* [Your objective]: Gather all lines with "radius" from the records.

(Dataset entries)

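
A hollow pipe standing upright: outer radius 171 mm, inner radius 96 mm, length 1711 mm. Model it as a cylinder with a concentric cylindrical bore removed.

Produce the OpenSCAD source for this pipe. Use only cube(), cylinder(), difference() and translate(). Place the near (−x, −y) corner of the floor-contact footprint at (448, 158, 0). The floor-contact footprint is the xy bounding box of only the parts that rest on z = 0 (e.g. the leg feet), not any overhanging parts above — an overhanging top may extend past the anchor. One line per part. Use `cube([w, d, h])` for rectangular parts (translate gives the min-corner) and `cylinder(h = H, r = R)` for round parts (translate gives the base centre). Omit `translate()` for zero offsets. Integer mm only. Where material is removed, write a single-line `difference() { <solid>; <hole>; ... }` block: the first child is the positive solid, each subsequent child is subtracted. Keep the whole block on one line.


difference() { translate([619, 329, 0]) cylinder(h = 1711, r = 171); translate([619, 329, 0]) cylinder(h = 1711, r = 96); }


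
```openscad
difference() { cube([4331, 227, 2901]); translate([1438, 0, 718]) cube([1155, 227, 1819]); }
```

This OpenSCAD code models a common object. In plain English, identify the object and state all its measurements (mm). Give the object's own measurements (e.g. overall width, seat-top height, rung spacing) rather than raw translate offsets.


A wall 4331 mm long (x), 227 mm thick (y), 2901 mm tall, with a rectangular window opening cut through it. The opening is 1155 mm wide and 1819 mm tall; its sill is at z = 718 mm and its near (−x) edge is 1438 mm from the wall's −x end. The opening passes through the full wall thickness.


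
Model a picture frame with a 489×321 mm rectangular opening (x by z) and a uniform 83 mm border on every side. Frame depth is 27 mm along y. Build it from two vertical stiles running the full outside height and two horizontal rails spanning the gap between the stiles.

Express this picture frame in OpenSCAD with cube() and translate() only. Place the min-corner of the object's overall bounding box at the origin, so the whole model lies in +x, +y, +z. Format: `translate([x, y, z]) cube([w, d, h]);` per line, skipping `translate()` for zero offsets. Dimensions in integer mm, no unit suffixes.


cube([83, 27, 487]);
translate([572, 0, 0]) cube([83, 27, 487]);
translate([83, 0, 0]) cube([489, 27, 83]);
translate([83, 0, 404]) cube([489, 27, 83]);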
---
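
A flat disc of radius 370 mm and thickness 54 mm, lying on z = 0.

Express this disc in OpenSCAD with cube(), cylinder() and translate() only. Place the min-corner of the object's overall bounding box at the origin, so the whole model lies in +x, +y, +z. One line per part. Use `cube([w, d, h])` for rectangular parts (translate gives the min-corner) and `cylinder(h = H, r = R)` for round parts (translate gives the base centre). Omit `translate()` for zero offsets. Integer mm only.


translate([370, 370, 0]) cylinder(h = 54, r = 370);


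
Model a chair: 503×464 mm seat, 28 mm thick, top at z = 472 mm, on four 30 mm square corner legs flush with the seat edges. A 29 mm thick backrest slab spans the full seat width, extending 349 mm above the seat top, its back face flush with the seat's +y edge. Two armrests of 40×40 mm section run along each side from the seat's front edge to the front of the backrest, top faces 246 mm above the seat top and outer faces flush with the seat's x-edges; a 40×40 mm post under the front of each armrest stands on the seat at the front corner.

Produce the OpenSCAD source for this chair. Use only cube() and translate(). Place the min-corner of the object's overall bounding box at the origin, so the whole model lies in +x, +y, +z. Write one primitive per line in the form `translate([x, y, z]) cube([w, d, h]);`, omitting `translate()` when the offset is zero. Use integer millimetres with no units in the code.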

* [Answer below]:
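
A hollow pipe standing upright: outer radius 171 mm, inner radius 96 mm, length 1711 mm. Model it as a cylinder with a concentric cylindrical bore removed.
A flat disc of radius 370 mm and thickness 54 mm, lying on z = 0.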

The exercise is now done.